[WHAT IS EXPECTED]
Write the data out again so that it matches word for word.

--------------------------------

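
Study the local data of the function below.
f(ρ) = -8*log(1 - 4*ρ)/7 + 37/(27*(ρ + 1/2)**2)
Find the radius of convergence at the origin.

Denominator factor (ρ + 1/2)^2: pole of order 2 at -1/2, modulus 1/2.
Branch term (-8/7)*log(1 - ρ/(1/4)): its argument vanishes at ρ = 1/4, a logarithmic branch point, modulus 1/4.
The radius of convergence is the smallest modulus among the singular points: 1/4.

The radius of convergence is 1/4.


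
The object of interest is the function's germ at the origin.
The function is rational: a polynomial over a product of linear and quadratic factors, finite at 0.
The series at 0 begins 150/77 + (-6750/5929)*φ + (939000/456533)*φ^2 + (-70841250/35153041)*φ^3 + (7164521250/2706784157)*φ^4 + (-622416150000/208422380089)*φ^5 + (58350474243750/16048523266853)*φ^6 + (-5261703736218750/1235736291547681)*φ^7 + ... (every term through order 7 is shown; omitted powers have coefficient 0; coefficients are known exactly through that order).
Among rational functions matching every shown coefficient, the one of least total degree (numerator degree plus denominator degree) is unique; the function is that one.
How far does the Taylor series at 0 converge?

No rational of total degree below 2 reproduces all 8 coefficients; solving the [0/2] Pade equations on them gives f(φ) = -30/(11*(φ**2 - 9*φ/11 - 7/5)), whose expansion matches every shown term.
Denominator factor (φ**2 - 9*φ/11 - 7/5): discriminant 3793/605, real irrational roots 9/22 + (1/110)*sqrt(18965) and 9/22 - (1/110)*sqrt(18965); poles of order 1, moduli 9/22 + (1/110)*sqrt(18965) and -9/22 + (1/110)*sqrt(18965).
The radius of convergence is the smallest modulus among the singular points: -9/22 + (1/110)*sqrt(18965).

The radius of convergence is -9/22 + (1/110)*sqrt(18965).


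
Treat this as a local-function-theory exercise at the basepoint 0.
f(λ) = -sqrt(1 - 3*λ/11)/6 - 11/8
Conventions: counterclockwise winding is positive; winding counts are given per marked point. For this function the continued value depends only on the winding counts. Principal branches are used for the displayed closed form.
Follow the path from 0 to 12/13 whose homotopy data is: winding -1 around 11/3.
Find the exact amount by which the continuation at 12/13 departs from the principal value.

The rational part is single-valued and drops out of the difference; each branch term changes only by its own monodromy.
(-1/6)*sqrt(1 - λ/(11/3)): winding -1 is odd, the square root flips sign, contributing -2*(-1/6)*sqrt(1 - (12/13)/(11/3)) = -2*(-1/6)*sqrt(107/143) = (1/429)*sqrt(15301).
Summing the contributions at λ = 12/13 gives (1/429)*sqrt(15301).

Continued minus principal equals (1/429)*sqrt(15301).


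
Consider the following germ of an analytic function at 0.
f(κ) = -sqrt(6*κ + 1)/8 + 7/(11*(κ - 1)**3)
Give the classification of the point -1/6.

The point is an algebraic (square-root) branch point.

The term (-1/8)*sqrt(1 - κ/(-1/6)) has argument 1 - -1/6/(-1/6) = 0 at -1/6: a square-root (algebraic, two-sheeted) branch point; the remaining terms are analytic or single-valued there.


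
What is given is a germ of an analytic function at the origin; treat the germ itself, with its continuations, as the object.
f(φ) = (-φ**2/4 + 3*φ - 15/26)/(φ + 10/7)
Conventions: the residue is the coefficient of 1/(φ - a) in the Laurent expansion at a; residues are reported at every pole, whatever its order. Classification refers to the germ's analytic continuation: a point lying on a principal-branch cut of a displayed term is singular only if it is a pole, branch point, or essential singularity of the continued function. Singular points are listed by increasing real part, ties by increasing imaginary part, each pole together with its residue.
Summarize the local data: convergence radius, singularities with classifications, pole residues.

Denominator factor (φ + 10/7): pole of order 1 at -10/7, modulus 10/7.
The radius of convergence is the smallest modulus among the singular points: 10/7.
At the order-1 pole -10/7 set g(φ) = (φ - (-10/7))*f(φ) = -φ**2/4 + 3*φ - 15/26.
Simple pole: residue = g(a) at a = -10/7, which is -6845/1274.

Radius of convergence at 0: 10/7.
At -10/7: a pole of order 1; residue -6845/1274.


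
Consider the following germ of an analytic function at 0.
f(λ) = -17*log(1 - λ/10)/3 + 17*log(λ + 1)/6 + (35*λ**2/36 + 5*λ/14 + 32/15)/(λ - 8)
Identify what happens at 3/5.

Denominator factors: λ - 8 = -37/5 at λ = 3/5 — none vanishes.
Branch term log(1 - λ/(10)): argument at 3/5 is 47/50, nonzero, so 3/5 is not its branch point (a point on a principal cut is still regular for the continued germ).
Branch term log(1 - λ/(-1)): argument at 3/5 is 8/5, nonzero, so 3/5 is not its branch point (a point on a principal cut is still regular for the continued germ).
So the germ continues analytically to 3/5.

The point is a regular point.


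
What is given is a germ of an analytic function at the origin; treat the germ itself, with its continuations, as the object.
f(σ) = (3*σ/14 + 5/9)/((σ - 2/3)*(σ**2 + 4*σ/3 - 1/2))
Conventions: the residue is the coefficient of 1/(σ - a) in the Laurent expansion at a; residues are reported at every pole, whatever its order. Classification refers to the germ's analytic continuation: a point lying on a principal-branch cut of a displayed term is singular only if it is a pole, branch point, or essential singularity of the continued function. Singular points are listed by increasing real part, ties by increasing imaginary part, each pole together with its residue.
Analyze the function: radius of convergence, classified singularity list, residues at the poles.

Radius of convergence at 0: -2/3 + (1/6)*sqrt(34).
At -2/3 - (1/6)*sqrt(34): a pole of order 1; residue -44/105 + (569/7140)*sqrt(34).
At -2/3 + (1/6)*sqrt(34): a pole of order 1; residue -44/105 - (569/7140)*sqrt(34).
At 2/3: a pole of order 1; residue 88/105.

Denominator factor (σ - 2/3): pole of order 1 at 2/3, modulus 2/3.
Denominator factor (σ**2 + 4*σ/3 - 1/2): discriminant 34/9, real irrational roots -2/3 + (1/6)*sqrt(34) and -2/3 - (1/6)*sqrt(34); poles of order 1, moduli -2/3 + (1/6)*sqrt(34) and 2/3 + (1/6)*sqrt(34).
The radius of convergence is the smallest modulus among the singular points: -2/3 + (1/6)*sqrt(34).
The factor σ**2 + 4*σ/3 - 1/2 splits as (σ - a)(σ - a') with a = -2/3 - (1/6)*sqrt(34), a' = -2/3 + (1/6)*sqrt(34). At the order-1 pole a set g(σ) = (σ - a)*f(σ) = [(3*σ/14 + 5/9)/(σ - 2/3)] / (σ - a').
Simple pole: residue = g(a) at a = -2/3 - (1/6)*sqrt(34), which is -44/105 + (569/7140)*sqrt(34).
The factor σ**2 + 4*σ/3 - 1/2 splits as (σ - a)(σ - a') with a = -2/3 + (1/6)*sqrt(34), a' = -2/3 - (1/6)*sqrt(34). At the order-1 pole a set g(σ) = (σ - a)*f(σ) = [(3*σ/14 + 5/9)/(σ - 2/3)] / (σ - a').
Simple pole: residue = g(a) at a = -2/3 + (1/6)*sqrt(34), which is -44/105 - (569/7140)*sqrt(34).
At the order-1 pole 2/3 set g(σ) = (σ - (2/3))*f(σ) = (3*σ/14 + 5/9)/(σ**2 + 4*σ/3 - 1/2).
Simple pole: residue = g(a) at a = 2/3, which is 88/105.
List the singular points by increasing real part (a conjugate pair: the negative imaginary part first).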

--------------------------------

[RESPONSE AREA]
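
Study the local data of the function below.
f(ρ) = -8*log(1 - 4*ρ)/7 + 37/(27*(ρ + 1/2)**2)
Find the radius of convergence at the origin.

Denominator factor (ρ + 1/2)^2: pole of order 2 at -1/2, modulus 1/2.
Branch term (-8/7)*log(1 - ρ/(1/4)): its argument vanishes at ρ = 1/4, a logarithmic branch point, modulus 1/4.
The radius of convergence is the smallest modulus among the singular points: 1/4.

The radius of convergence is 1/4.


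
The object of interest is the function's germ at the origin.
The function is rational: a polynomial over a product of linear and quadratic factors, finite at 0.
The series at 0 begins 150/77 + (-6750/5929)*φ + (939000/456533)*φ^2 + (-70841250/35153041)*φ^3 + (7164521250/2706784157)*φ^4 + (-622416150000/208422380089)*φ^5 + (58350474243750/16048523266853)*φ^6 + (-5261703736218750/1235736291547681)*φ^7 + ... (every term through order 7 is shown; omitted powers have coefficient 0; coefficients are known exactly through that order).
Among rational functions matching every shown coefficient, the one of least total degree (numerator degree plus denominator degree) is unique; the function is that one.
How far does the Taylor series at 0 converge?

No rational of total degree below 2 reproduces all 8 coefficients; solving the [0/2] Pade equations on them gives f(φ) = -30/(11*(φ**2 - 9*φ/11 - 7/5)), whose expansion matches every shown term.
Denominator factor (φ**2 - 9*φ/11 - 7/5): discriminant 3793/605, real irrational roots 9/22 + (1/110)*sqrt(18965) and 9/22 - (1/110)*sqrt(18965); poles of order 1, moduli 9/22 + (1/110)*sqrt(18965) and -9/22 + (1/110)*sqrt(18965).
The radius of convergence is the smallest modulus among the singular points: -9/22 + (1/110)*sqrt(18965).

The radius of convergence is -9/22 + (1/110)*sqrt(18965).


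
Treat this as a local-function-theory exercise at the basepoint 0.
f(λ) = -sqrt(1 - 3*λ/11)/6 - 11/8
Conventions: counterclockwise winding is positive; winding counts are given per marked point. For this function the continued value depends only on the winding counts. Principal branches are used for the displayed closed form.
Follow the path from 0 to 12/13 whose homotopy data is: winding -1 around 11/3.
Find the exact amount by which the continuation at 12/13 departs from the principal value.

The rational part is single-valued and drops out of the difference; each branch term changes only by its own monodromy.
(-1/6)*sqrt(1 - λ/(11/3)): winding -1 is odd, the square root flips sign, contributing -2*(-1/6)*sqrt(1 - (12/13)/(11/3)) = -2*(-1/6)*sqrt(107/143) = (1/429)*sqrt(15301).
Summing the contributions at λ = 12/13 gives (1/429)*sqrt(15301).

Continued minus principal equals (1/429)*sqrt(15301).


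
Consider the following germ of an analytic function at 0.
f(κ) = -sqrt(6*κ + 1)/8 + 7/(11*(κ - 1)**3)
Give the classification of the point -1/6.

The point is an algebraic (square-root) branch point.

The term (-1/8)*sqrt(1 - κ/(-1/6)) has argument 1 - -1/6/(-1/6) = 0 at -1/6: a square-root (algebraic, two-sheeted) branch point; the remaining terms are analytic or single-valued there.


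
What is given is a germ of an analytic function at the origin; treat the germ itself, with its continuations, as the object.
f(φ) = (-φ**2/4 + 3*φ - 15/26)/(φ + 10/7)
Conventions: the residue is the coefficient of 1/(φ - a) in the Laurent expansion at a; residues are reported at every pole, whatever its order. Classification refers to the germ's analytic continuation: a point lying on a principal-branch cut of a displayed term is singular only if it is a pole, branch point, or essential singularity of the continued function. Singular points are listed by increasing real part, ties by increasing imaginary part, each pole together with its residue.
Summarize the local data: convergence radius, singularities with classifications, pole residues.

Denominator factor (φ + 10/7): pole of order 1 at -10/7, modulus 10/7.
The radius of convergence is the smallest modulus among the singular points: 10/7.
At the order-1 pole -10/7 set g(φ) = (φ - (-10/7))*f(φ) = -φ**2/4 + 3*φ - 15/26.
Simple pole: residue = g(a) at a = -10/7, which is -6845/1274.

Radius of convergence at 0: 10/7.
At -10/7: a pole of order 1; residue -6845/1274.


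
Consider the following germ of an analytic function at 0.
f(λ) = -17*log(1 - λ/10)/3 + 17*log(λ + 1)/6 + (35*λ**2/36 + 5*λ/14 + 32/15)/(λ - 8)
Identify what happens at 3/5.

Denominator factors: λ - 8 = -37/5 at λ = 3/5 — none vanishes.
Branch term log(1 - λ/(10)): argument at 3/5 is 47/50, nonzero, so 3/5 is not its branch point (a point on a principal cut is still regular for the continued germ).
Branch term log(1 - λ/(-1)): argument at 3/5 is 8/5, nonzero, so 3/5 is not its branch point (a point on a principal cut is still regular for the continued germ).
So the germ continues analytically to 3/5.

The point is a regular point.


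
What is given is a germ of an analytic function at the origin; treat the germ itself, with its continuations, as the object.
f(σ) = (3*σ/14 + 5/9)/((σ - 2/3)*(σ**2 + 4*σ/3 - 1/2))
Conventions: the residue is the coefficient of 1/(σ - a) in the Laurent expansion at a; residues are reported at every pole, whatever its order. Classification refers to the germ's analytic continuation: a point lying on a principal-branch cut of a displayed term is singular only if it is a pole, branch point, or essential singularity of the continued function. Singular points are listed by increasing real part, ties by increasing imaginary part, each pole together with its residue.
Analyze the function: radius of convergence, classified singularity list, residues at the poles.

Radius of convergence at 0: -2/3 + (1/6)*sqrt(34).
At -2/3 - (1/6)*sqrt(34): a pole of order 1; residue -44/105 + (569/7140)*sqrt(34).
At -2/3 + (1/6)*sqrt(34): a pole of order 1; residue -44/105 - (569/7140)*sqrt(34).
At 2/3: a pole of order 1; residue 88/105.

Denominator factor (σ - 2/3): pole of order 1 at 2/3, modulus 2/3.
Denominator factor (σ**2 + 4*σ/3 - 1/2): discriminant 34/9, real irrational roots -2/3 + (1/6)*sqrt(34) and -2/3 - (1/6)*sqrt(34); poles of order 1, moduli -2/3 + (1/6)*sqrt(34) and 2/3 + (1/6)*sqrt(34).
The radius of convergence is the smallest modulus among the singular points: -2/3 + (1/6)*sqrt(34).
The factor σ**2 + 4*σ/3 - 1/2 splits as (σ - a)(σ - a') with a = -2/3 - (1/6)*sqrt(34), a' = -2/3 + (1/6)*sqrt(34). At the order-1 pole a set g(σ) = (σ - a)*f(σ) = [(3*σ/14 + 5/9)/(σ - 2/3)] / (σ - a').
Simple pole: residue = g(a) at a = -2/3 - (1/6)*sqrt(34), which is -44/105 + (569/7140)*sqrt(34).
The factor σ**2 + 4*σ/3 - 1/2 splits as (σ - a)(σ - a') with a = -2/3 + (1/6)*sqrt(34), a' = -2/3 - (1/6)*sqrt(34). At the order-1 pole a set g(σ) = (σ - a)*f(σ) = [(3*σ/14 + 5/9)/(σ - 2/3)] / (σ - a').
Simple pole: residue = g(a) at a = -2/3 + (1/6)*sqrt(34), which is -44/105 - (569/7140)*sqrt(34).
At the order-1 pole 2/3 set g(σ) = (σ - (2/3))*f(σ) = (3*σ/14 + 5/9)/(σ**2 + 4*σ/3 - 1/2).
Simple pole: residue = g(a) at a = 2/3, which is 88/105.
List the singular points by increasing real part (a conjugate pair: the negative imaginary part first).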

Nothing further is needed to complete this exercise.